→ **DATASET CONTENT**:
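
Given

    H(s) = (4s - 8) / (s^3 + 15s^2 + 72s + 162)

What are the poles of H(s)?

s = -3 ± 3j, -9

The poles are the roots of the denominator s^3 + 15s^2 + 72s + 162 = 0.
Trying s = -9: the polynomial evaluates to 0, so (s + 9) is a factor.
Dividing out leaves s^2 + 6s + 18 = 0.
The quadratic formula then gives s = -3 ± 3j.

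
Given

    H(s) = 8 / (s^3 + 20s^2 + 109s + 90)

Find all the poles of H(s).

s = -1, -10, -9

The poles are the roots of the denominator s^3 + 20s^2 + 109s + 90 = 0.
Trying s = -1: the polynomial evaluates to 0, so (s + 1) is a factor.
Dividing out leaves s^2 + 19s + 90 = 0.
Factoring the quadratic: (s + 10)(s + 9) = 0.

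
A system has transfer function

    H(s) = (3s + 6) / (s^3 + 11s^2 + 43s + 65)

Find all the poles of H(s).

s = -3 + 2j, -3 - 2j, -5

The poles are the roots of the denominator s^3 + 11s^2 + 43s + 65 = 0.
Trying s = -5: the polynomial evaluates to 0, so (s + 5) is a factor.
Dividing out leaves s^2 + 6s + 13 = 0.
The quadratic formula then gives s = -3 ± 2j.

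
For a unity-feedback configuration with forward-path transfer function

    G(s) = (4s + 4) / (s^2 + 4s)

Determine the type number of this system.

Type 1

Factor s from the denominator: s^2 + 4s = s·(s + 4).
There is 1 pole at the origin, so the system is Type 1.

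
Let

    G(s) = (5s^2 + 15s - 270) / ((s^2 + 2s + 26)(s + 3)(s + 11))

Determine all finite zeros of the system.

Set the numerator to zero: 5s^2 + 15s - 270 = 0, i.e. 5·(s^2 + 3s - 54) = 0.
Factoring: (s - 6)(s + 9) = 0.

s = 6, -9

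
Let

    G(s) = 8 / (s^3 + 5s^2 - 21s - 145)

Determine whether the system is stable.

The denominator s^3 + 5s^2 - 21s - 145 factors as (s^2 + 10s + 29)(s - 5), giving poles at s = -5 + 2j, -5 - 2j, 5.
Since the pole(s) at s = 5 lie in the right half-plane, the system is unstable.

unstable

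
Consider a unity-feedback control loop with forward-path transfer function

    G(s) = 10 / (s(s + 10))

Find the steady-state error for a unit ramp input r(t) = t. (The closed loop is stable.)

G(s) has one pole at the origin.
This is a Type 1 system. Kv = lim_{s→0} s·G(s) = 10/10 = 1.
e_ss = 1/Kv = 1/(1) = 1.

e_ss = 1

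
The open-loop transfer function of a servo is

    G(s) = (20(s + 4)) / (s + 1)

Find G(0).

G(0) = 80

Set s = 0: G(0) = (80) / (1) = 80.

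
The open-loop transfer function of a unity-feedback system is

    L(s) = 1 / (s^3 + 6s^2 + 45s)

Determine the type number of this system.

Type 1

Factor s from the denominator: s^3 + 6s^2 + 45s = s·(s^2 + 6s + 45).
There is 1 pole at the origin, so the system is Type 1.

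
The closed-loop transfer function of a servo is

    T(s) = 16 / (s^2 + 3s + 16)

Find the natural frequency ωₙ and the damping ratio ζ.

Compare the denominator to the standard form s^2 + 2ζωₙs + ωₙ².
ωₙ² = 16, so ωₙ = 4 rad/s.
2ζωₙ = 3, so ζ = 3/(2·4) = 0.375.

ωₙ = 4 rad/s, ζ = 0.375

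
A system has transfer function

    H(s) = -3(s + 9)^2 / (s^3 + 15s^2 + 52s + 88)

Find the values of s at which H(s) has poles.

The poles are the roots of the denominator s^3 + 15s^2 + 52s + 88 = 0.
Trying s = -11: the polynomial evaluates to 0, so (s + 11) is a factor.
Dividing out leaves s^2 + 4s + 8 = 0.
The quadratic formula then gives s = -2 ± 2j.

s = -2 + 2j, -2 - 2j, -11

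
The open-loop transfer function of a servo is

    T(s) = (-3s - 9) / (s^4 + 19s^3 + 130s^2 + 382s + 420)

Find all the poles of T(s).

The poles are the roots of the denominator s^4 + 19s^3 + 130s^2 + 382s + 420 = 0.
Trying s = -7: the polynomial evaluates to 0, so (s + 7) is a factor.
Dividing out leaves s^3 + 12s^2 + 46s + 60 = 0.
This factors further as (s^2 + 6s + 10)(s + 6) = 0.

s = -3 + j, -3 - j, -7, -6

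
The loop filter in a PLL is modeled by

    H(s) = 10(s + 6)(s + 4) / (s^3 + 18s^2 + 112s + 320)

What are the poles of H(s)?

s = -10, -4 ± 4j

The poles are the roots of the denominator s^3 + 18s^2 + 112s + 320 = 0.
Trying s = -10: the polynomial evaluates to 0, so (s + 10) is a factor.
Dividing out leaves s^2 + 8s + 32 = 0.
The quadratic formula then gives s = -4 ± 4j.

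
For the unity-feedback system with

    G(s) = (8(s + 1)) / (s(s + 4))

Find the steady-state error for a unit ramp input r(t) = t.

G(s) has one pole at the origin.
This is a Type 1 system. Kv = lim_{s→0} s·G(s) = 8/4 = 2.
e_ss = 1/Kv = 1/(2) = 1/2 ≈ 0.5000.

e_ss = 0.5000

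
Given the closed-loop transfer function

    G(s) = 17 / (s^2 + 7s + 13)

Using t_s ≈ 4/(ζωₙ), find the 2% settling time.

t_s ≈ 1.143 s

Comparing s^2 + 7s + 13 to s^2 + 2ζωₙs + ωₙ²: ωₙ = √13 ≈ 3.606 rad/s and ζ = 7/(2·√13) ≈ 0.9707.
ζωₙ = 7/2 = 3.5, so t_s ≈ 4/(ζωₙ) = 4/3.5 ≈ 1.143 s.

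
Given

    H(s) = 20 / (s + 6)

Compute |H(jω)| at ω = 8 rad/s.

Substitute s = j8: numerator = 20, denominator = 6 + j8.
|H(j8)| = |20| / |6 + j8| = 20 / 10 = 2.

|H(j8)| = 2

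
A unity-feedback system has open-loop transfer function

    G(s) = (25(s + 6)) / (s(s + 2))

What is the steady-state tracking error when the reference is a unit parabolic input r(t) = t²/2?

e_ss = ∞

G(s) has one pole at the origin.
This is a Type 1 system; Ka = lim_{s→0} s^2·G(s) = 0, so the steady-state error for a parabola input is infinite.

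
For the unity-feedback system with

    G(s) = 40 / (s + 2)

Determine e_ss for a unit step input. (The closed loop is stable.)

e_ss = 0.04762

G(s) has no poles at the origin.
This is a Type 0 system. Kp = lim_{s→0} G(s) = 40/2 = 20.
e_ss = 1/(1 + Kp) = 1/(1 + 20) = 1/21 ≈ 0.04762.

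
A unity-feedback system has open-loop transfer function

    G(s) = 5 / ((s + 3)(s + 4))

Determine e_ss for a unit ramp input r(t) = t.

e_ss = ∞

G(s) has no poles at the origin.
This is a Type 0 system; Kv = lim_{s→0} s·G(s) = 0, so the steady-state error for a ramp input is infinite.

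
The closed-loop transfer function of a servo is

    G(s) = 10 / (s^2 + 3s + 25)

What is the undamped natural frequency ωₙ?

Compare the denominator to the standard form s^2 + 2ζωₙs + ωₙ².
ωₙ² = 25, so ωₙ = 5 rad/s.

ωₙ = 5 rad/s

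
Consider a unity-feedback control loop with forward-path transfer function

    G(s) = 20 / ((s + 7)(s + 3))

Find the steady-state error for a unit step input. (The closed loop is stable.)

e_ss = 0.5122

G(s) has no poles at the origin.
This is a Type 0 system. Kp = lim_{s→0} G(s) = 20/21.
e_ss = 1/(1 + Kp) = 1/(1 + 20/21) = 21/41 ≈ 0.5122.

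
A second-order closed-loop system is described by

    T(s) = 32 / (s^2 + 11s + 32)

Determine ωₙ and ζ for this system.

ωₙ ≈ 5.657 rad/s, ζ ≈ 0.9723

Compare the denominator to the standard form s^2 + 2ζωₙs + ωₙ².
ωₙ² = 32, so ωₙ = √32 ≈ 5.657 rad/s.
2ζωₙ = 11, so ζ = 11/(2·√32) ≈ 0.9723.
With ζ = 0.9723 the response is underdamped.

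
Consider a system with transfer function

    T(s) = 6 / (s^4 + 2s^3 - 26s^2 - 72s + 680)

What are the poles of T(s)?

The poles are the roots of the denominator s^4 + 2s^3 - 26s^2 - 72s + 680 = 0.
No real roots exist; factor into two real quadratics: (s^2 + 10s + 34)(s^2 - 8s + 20) = 0.
Each quadratic gives a conjugate pair via the quadratic formula.

s = -5 ± 3j, 4 ± 2j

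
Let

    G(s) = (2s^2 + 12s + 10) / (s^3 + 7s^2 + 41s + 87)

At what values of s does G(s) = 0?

s = -1, -5

Set the numerator to zero: 2s^2 + 12s + 10 = 0, i.e. 2·(s^2 + 6s + 5) = 0.
Factoring: (s + 1)(s + 5) = 0.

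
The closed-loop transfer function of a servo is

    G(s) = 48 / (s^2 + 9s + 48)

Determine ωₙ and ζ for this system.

ωₙ ≈ 6.928 rad/s, ζ ≈ 0.6495

Compare the denominator to the standard form s^2 + 2ζωₙs + ωₙ².
ωₙ² = 48, so ωₙ = √48 ≈ 6.928 rad/s.
2ζωₙ = 9, so ζ = 9/(2·√48) ≈ 0.6495.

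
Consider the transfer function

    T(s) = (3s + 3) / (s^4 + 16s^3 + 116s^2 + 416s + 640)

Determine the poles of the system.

The poles are the roots of the denominator s^4 + 16s^3 + 116s^2 + 416s + 640 = 0.
No real roots exist; factor into two real quadratics: (s^2 + 8s + 32)(s^2 + 8s + 20) = 0.
Each quadratic gives a conjugate pair via the quadratic formula.

s = -4 ± 4j, -4 ± 2j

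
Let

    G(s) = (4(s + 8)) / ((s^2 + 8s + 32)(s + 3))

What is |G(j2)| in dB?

|G(j2)|_dB ≈ -10.9 dB

Substitute s = j2: numerator = 32 + j8, denominator = 52 + j104.
|G(j2)| = |32 + j8| / |52 + j104| = 32.985 / 116.28 ≈ 0.2837.
In decibels: 20·log₁₀(0.2837) ≈ -10.9 dB.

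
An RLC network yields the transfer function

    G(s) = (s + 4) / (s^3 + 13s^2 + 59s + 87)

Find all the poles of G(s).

s = -5 ± 2j, -3

The poles are the roots of the denominator s^3 + 13s^2 + 59s + 87 = 0.
Trying s = -3: the polynomial evaluates to 0, so (s + 3) is a factor.
Dividing out leaves s^2 + 10s + 29 = 0.
The quadratic formula then gives s = -5 ± 2j.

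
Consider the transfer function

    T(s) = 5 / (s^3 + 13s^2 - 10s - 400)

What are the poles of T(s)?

s = -10, -8, 5

The poles are the roots of the denominator s^3 + 13s^2 - 10s - 400 = 0.
Trying s = -10: the polynomial evaluates to 0, so (s + 10) is a factor.
Dividing out leaves s^2 + 3s - 40 = 0.
Factoring the quadratic: (s + 8)(s - 5) = 0.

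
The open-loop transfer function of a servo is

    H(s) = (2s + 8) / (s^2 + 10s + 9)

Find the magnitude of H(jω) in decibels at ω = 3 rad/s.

Substitute s = j3: numerator = 8 + j6, denominator = j30.
|H(j3)| = |8 + j6| / |j30| = 10 / 30 ≈ 0.3333.
In decibels: 20·log₁₀(0.3333) ≈ -9.54 dB.

|H(j3)|_dB ≈ -9.54 dB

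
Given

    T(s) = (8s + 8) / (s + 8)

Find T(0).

Set s = 0: T(0) = (8) / (8) = 1.

T(0) = 1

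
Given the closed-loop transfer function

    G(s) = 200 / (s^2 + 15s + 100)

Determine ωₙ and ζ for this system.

Compare the denominator to the standard form s^2 + 2ζωₙs + ωₙ².
ωₙ² = 100, so ωₙ = 10 rad/s.
2ζωₙ = 15, so ζ = 15/(2·10) = 0.75.
With ζ = 0.75 the response is underdamped.

ωₙ = 10 rad/s, ζ = 0.75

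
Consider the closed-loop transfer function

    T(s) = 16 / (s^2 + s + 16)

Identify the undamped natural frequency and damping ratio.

ωₙ = 4 rad/s, ζ = 0.125

Compare the denominator to the standard form s^2 + 2ζωₙs + ωₙ².
ωₙ² = 16, so ωₙ = 4 rad/s.
2ζωₙ = 1, so ζ = 1/(2·4) = 0.125.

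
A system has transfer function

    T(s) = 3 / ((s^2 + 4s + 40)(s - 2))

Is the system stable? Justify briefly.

unstable

The poles can be read from the denominator factors: s = -2 ± 6j, 2.
Since the pole(s) at s = 2 lie in the right half-plane, the system is unstable.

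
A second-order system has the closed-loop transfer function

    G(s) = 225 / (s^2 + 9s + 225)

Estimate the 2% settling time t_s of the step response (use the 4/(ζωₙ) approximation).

Comparing s^2 + 9s + 225 to s^2 + 2ζωₙs + ωₙ²: ωₙ = 15 rad/s and ζ = 9/(2·15) = 0.3.
ζωₙ = 9/2 = 4.5, so t_s ≈ 4/(ζωₙ) = 4/4.5 ≈ 0.8889 s.

t_s ≈ 0.8889 s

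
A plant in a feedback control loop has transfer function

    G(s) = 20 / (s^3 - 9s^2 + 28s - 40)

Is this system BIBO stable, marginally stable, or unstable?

unstable

The denominator s^3 - 9s^2 + 28s - 40 factors as (s^2 - 4s + 8)(s - 5), giving poles at s = 2 + 2j, 2 - 2j, 5.
Since the pole(s) at s = 2 ± 2j, 5 lie in the right half-plane, the system is unstable.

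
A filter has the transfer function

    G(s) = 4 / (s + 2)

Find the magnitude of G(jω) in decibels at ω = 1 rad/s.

Substitute s = j1: numerator = 4, denominator = 2 + j1.
|G(j1)| = |4| / |2 + j1| = 4 / 2.2361 ≈ 1.789.
In decibels: 20·log₁₀(1.789) ≈ 5.05 dB.

|G(j1)|_dB ≈ 5.05 dB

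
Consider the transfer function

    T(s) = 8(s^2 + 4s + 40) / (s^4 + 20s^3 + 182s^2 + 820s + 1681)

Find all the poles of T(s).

s = -5 ± 4j, -5 ± 4j

The poles are the roots of the denominator s^4 + 20s^3 + 182s^2 + 820s + 1681 = 0.
No real roots exist; factor into two real quadratics: (s^2 + 10s + 41)(s^2 + 10s + 41) = 0.
Each quadratic gives a conjugate pair via the quadratic formula.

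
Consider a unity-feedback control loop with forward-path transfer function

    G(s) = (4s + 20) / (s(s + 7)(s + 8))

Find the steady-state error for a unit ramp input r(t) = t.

G(s) has one pole at the origin.
This is a Type 1 system. Kv = lim_{s→0} s·G(s) = 20/56 = 5/14.
e_ss = 1/Kv = 1/(5/14) = 14/5 ≈ 2.800.

e_ss = 2.800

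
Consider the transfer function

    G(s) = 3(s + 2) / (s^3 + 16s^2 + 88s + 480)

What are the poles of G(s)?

s = -2 ± 6j, -12

The poles are the roots of the denominator s^3 + 16s^2 + 88s + 480 = 0.
Trying s = -12: the polynomial evaluates to 0, so (s + 12) is a factor.
Dividing out leaves s^2 + 4s + 40 = 0.
The quadratic formula then gives s = -2 ± 6j.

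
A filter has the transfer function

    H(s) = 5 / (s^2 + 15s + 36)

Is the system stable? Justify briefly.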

→ **EXERCISE**: Whenever the word "order" appears in a line of the listing, report that line.

→ **RESPONSE FOR THIS EXERCISE**:
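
A second-order closed-loop system is described by
A second-order system has the closed-loop transfer function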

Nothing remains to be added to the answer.